▸ **What you should do**: Could you write the entries out again, exactly as they appear?

▸ **Excerpted data**:
:::::

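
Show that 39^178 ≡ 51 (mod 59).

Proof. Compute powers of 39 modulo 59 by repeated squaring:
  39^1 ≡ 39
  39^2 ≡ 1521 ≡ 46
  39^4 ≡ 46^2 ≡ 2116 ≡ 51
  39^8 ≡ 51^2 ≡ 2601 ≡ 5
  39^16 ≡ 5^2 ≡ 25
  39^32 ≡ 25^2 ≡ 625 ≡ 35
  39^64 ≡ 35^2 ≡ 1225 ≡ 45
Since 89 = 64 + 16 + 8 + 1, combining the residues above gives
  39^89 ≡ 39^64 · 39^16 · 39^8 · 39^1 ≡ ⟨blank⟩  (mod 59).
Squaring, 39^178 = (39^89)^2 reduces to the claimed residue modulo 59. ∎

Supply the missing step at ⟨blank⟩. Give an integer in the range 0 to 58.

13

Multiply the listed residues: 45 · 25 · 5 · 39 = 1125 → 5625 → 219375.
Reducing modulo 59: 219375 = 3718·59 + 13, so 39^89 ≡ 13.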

:::::

▸ **Response to the task**:
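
Show that 39^178 ≡ 51 (mod 59).

Proof. Compute powers of 39 modulo 59 by repeated squaring:
  39^1 ≡ 39
  39^2 ≡ 1521 ≡ 46
  39^4 ≡ 46^2 ≡ 2116 ≡ 51
  39^8 ≡ 51^2 ≡ 2601 ≡ 5
  39^16 ≡ 5^2 ≡ 25
  39^32 ≡ 25^2 ≡ 625 ≡ 35
  39^64 ≡ 35^2 ≡ 1225 ≡ 45
Since 89 = 64 + 16 + 8 + 1, combining the residues above gives
  39^89 ≡ 39^64 · 39^16 · 39^8 · 39^1 ≡ ⟨blank⟩  (mod 59).
Squaring, 39^178 = (39^89)^2 reduces to the claimed residue modulo 59. ∎

Supply the missing step at ⟨blank⟩. Give an integer in the range 0 to 58.

13

Multiply the listed residues: 45 · 25 · 5 · 39 = 1125 → 5625 → 219375.
Reducing modulo 59: 219375 = 3718·59 + 13, so 39^89 ≡ 13.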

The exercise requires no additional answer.